Goal of the exercise: Would you set down every entry again, exactly as written?

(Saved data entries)
╔══

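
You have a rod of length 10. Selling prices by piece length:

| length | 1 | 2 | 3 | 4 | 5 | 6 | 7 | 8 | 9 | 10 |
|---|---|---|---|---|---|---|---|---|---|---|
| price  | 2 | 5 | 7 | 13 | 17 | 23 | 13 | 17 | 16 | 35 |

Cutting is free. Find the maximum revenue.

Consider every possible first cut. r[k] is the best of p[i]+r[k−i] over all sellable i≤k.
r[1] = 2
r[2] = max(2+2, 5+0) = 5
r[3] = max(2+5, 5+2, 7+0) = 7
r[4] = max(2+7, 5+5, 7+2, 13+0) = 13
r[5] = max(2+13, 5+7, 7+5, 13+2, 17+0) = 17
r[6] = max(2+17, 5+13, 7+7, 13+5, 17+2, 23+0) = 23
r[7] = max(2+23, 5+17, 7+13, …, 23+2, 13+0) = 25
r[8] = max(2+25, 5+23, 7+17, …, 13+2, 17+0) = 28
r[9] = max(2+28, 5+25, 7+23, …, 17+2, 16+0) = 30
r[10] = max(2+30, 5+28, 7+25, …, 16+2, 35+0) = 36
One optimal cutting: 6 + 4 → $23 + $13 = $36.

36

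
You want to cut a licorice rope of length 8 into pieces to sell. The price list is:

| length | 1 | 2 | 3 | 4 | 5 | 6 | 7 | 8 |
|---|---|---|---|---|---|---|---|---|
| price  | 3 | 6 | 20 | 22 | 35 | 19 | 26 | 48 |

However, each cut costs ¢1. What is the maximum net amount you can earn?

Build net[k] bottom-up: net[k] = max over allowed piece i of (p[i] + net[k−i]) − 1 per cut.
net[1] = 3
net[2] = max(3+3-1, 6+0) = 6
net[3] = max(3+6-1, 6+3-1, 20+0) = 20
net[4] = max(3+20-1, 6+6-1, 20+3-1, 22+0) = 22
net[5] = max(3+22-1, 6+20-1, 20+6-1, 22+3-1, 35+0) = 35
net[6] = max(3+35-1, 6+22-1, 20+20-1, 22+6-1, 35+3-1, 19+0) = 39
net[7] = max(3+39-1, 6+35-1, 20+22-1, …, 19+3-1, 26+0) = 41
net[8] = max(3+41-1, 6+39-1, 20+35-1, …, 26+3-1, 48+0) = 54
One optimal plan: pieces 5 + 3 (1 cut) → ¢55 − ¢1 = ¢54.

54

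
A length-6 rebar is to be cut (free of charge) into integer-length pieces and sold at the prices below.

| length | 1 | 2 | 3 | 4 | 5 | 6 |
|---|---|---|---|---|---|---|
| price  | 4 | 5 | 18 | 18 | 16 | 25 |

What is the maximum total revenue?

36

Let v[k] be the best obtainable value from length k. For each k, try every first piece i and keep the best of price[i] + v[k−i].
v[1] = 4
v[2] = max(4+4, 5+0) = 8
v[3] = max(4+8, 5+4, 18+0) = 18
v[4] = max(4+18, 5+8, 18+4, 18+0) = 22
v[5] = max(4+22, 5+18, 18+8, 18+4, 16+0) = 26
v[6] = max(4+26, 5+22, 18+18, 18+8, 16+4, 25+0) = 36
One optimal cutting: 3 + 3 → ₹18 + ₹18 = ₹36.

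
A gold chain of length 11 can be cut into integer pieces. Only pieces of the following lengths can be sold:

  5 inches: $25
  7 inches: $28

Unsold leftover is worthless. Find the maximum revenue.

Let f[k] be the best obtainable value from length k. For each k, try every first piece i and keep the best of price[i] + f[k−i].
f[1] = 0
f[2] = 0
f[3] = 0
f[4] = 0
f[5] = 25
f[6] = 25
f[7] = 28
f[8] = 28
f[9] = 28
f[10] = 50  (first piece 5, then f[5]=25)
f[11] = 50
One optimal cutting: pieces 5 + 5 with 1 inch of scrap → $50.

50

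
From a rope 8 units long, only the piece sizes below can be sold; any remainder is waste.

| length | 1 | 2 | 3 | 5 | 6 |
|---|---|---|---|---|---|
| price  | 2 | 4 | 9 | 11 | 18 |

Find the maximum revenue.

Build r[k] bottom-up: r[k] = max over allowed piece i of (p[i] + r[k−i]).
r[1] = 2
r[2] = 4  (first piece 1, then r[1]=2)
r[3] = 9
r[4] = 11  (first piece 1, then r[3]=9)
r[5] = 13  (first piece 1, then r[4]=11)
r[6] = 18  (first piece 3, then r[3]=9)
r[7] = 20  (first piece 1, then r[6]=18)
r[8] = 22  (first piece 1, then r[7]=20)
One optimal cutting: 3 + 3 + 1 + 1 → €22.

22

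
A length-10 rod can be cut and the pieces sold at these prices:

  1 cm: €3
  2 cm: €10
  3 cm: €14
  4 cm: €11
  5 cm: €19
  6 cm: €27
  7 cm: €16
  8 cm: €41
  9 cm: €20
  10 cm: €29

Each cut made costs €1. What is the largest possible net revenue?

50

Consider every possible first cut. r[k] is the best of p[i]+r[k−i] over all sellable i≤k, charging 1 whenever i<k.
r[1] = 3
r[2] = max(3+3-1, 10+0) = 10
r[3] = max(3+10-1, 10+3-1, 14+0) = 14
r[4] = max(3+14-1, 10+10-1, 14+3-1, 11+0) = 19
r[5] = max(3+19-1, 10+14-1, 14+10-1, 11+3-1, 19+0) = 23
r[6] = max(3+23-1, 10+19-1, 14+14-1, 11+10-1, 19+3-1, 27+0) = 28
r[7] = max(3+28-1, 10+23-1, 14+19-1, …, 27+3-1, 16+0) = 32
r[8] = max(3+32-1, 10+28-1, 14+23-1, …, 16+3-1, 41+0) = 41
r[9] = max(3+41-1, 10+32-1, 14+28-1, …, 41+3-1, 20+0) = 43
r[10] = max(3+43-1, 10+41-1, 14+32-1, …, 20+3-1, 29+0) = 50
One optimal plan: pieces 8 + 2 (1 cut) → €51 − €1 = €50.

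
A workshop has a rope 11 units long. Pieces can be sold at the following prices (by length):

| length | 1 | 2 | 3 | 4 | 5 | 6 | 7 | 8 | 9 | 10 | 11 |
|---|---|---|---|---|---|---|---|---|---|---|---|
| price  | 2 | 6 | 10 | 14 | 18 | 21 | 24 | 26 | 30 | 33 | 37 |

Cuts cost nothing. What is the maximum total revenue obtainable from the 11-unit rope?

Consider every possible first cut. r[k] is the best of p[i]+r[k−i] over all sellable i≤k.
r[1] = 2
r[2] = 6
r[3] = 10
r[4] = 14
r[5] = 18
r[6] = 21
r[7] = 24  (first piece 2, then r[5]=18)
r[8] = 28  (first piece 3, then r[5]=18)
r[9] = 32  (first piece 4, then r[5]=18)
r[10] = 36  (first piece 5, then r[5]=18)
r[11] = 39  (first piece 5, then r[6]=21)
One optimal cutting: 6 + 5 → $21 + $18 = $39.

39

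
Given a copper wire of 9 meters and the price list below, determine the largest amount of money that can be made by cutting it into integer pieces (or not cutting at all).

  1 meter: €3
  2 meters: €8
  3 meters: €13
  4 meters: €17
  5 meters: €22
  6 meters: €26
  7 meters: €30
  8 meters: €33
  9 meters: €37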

╚══

Result of the task:
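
You have a rod of length 10. Selling prices by piece length:

| length | 1 | 2 | 3 | 4 | 5 | 6 | 7 | 8 | 9 | 10 |
|---|---|---|---|---|---|---|---|---|---|---|
| price  | 2 | 5 | 7 | 13 | 17 | 23 | 13 | 17 | 16 | 35 |

Cutting is free. Find the maximum revenue.

Consider every possible first cut. r[k] is the best of p[i]+r[k−i] over all sellable i≤k.
r[1] = 2
r[2] = max(2+2, 5+0) = 5
r[3] = max(2+5, 5+2, 7+0) = 7
r[4] = max(2+7, 5+5, 7+2, 13+0) = 13
r[5] = max(2+13, 5+7, 7+5, 13+2, 17+0) = 17
r[6] = max(2+17, 5+13, 7+7, 13+5, 17+2, 23+0) = 23
r[7] = max(2+23, 5+17, 7+13, …, 23+2, 13+0) = 25
r[8] = max(2+25, 5+23, 7+17, …, 13+2, 17+0) = 28
r[9] = max(2+28, 5+25, 7+23, …, 17+2, 16+0) = 30
r[10] = max(2+30, 5+28, 7+25, …, 16+2, 35+0) = 36
One optimal cutting: 6 + 4 → $23 + $13 = $36.

36

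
You want to cut a licorice rope of length 8 into pieces to sell. The price list is:

| length | 1 | 2 | 3 | 4 | 5 | 6 | 7 | 8 |
|---|---|---|---|---|---|---|---|---|
| price  | 3 | 6 | 20 | 22 | 35 | 19 | 26 | 48 |

However, each cut costs ¢1. What is the maximum net amount you can earn?

Build net[k] bottom-up: net[k] = max over allowed piece i of (p[i] + net[k−i]) − 1 per cut.
net[1] = 3
net[2] = max(3+3-1, 6+0) = 6
net[3] = max(3+6-1, 6+3-1, 20+0) = 20
net[4] = max(3+20-1, 6+6-1, 20+3-1, 22+0) = 22
net[5] = max(3+22-1, 6+20-1, 20+6-1, 22+3-1, 35+0) = 35
net[6] = max(3+35-1, 6+22-1, 20+20-1, 22+6-1, 35+3-1, 19+0) = 39
net[7] = max(3+39-1, 6+35-1, 20+22-1, …, 19+3-1, 26+0) = 41
net[8] = max(3+41-1, 6+39-1, 20+35-1, …, 26+3-1, 48+0) = 54
One optimal plan: pieces 5 + 3 (1 cut) → ¢55 − ¢1 = ¢54.

54

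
A length-6 rebar is to be cut (free of charge) into integer-length pieces and sold at the prices below.

| length | 1 | 2 | 3 | 4 | 5 | 6 |
|---|---|---|---|---|---|---|
| price  | 4 | 5 | 18 | 18 | 16 | 25 |

What is the maximum total revenue?

36

Let v[k] be the best obtainable value from length k. For each k, try every first piece i and keep the best of price[i] + v[k−i].
v[1] = 4
v[2] = max(4+4, 5+0) = 8
v[3] = max(4+8, 5+4, 18+0) = 18
v[4] = max(4+18, 5+8, 18+4, 18+0) = 22
v[5] = max(4+22, 5+18, 18+8, 18+4, 16+0) = 26
v[6] = max(4+26, 5+22, 18+18, 18+8, 16+4, 25+0) = 36
One optimal cutting: 3 + 3 → ₹18 + ₹18 = ₹36.

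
A gold chain of length 11 can be cut into integer pieces. Only pieces of the following lengths can be sold:

  5 inches: $25
  7 inches: $28

Unsold leftover is worthless. Find the maximum revenue.

Let f[k] be the best obtainable value from length k. For each k, try every first piece i and keep the best of price[i] + f[k−i].
f[1] = 0
f[2] = 0
f[3] = 0
f[4] = 0
f[5] = 25
f[6] = 25
f[7] = 28
f[8] = 28
f[9] = 28
f[10] = 50  (first piece 5, then f[5]=25)
f[11] = 50
One optimal cutting: pieces 5 + 5 with 1 inch of scrap → $50.

50

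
From a rope 8 units long, only the piece sizes below can be sold; any remainder is waste.

| length | 1 | 2 | 3 | 5 | 6 |
|---|---|---|---|---|---|
| price  | 2 | 4 | 9 | 11 | 18 |

Find the maximum revenue.

Build r[k] bottom-up: r[k] = max over allowed piece i of (p[i] + r[k−i]).
r[1] = 2
r[2] = 4  (first piece 1, then r[1]=2)
r[3] = 9
r[4] = 11  (first piece 1, then r[3]=9)
r[5] = 13  (first piece 1, then r[4]=11)
r[6] = 18  (first piece 3, then r[3]=9)
r[7] = 20  (first piece 1, then r[6]=18)
r[8] = 22  (first piece 1, then r[7]=20)
One optimal cutting: 3 + 3 + 1 + 1 → €22.

22

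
A length-10 rod can be cut and the pieces sold at these prices:

  1 cm: €3
  2 cm: €10
  3 cm: €14
  4 cm: €11
  5 cm: €19
  6 cm: €27
  7 cm: €16
  8 cm: €41
  9 cm: €20
  10 cm: €29

Each cut made costs €1. What is the largest possible net revenue?

50

Consider every possible first cut. r[k] is the best of p[i]+r[k−i] over all sellable i≤k, charging 1 whenever i<k.
r[1] = 3
r[2] = max(3+3-1, 10+0) = 10
r[3] = max(3+10-1, 10+3-1, 14+0) = 14
r[4] = max(3+14-1, 10+10-1, 14+3-1, 11+0) = 19
r[5] = max(3+19-1, 10+14-1, 14+10-1, 11+3-1, 19+0) = 23
r[6] = max(3+23-1, 10+19-1, 14+14-1, 11+10-1, 19+3-1, 27+0) = 28
r[7] = max(3+28-1, 10+23-1, 14+19-1, …, 27+3-1, 16+0) = 32
r[8] = max(3+32-1, 10+28-1, 14+23-1, …, 16+3-1, 41+0) = 41
r[9] = max(3+41-1, 10+32-1, 14+28-1, …, 41+3-1, 20+0) = 43
r[10] = max(3+43-1, 10+41-1, 14+32-1, …, 20+3-1, 29+0) = 50
One optimal plan: pieces 8 + 2 (1 cut) → €51 − €1 = €50.

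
A workshop has a rope 11 units long. Pieces can be sold at the following prices (by length):

| length | 1 | 2 | 3 | 4 | 5 | 6 | 7 | 8 | 9 | 10 | 11 |
|---|---|---|---|---|---|---|---|---|---|---|---|
| price  | 2 | 6 | 10 | 14 | 18 | 21 | 24 | 26 | 30 | 33 | 37 |

Cuts cost nothing. What is the maximum total revenue obtainable from the 11-unit rope?

Consider every possible first cut. r[k] is the best of p[i]+r[k−i] over all sellable i≤k.
r[1] = 2
r[2] = 6
r[3] = 10
r[4] = 14
r[5] = 18
r[6] = 21
r[7] = 24  (first piece 2, then r[5]=18)
r[8] = 28  (first piece 3, then r[5]=18)
r[9] = 32  (first piece 4, then r[5]=18)
r[10] = 36  (first piece 5, then r[5]=18)
r[11] = 39  (first piece 5, then r[6]=21)
One optimal cutting: 6 + 5 → $21 + $18 = $39.

39

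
Given a copper wire of 9 meters and the price list below, determine the largest amount of money that can be made by cutting it into integer pieces (or not cutting at all).

  1 meter: €3
  2 meters: €8
  3 meters: €13
  4 meters: €17
  5 meters: €22
  6 meters: €26
  7 meters: €30
  8 meters: €33
  9 meters: €37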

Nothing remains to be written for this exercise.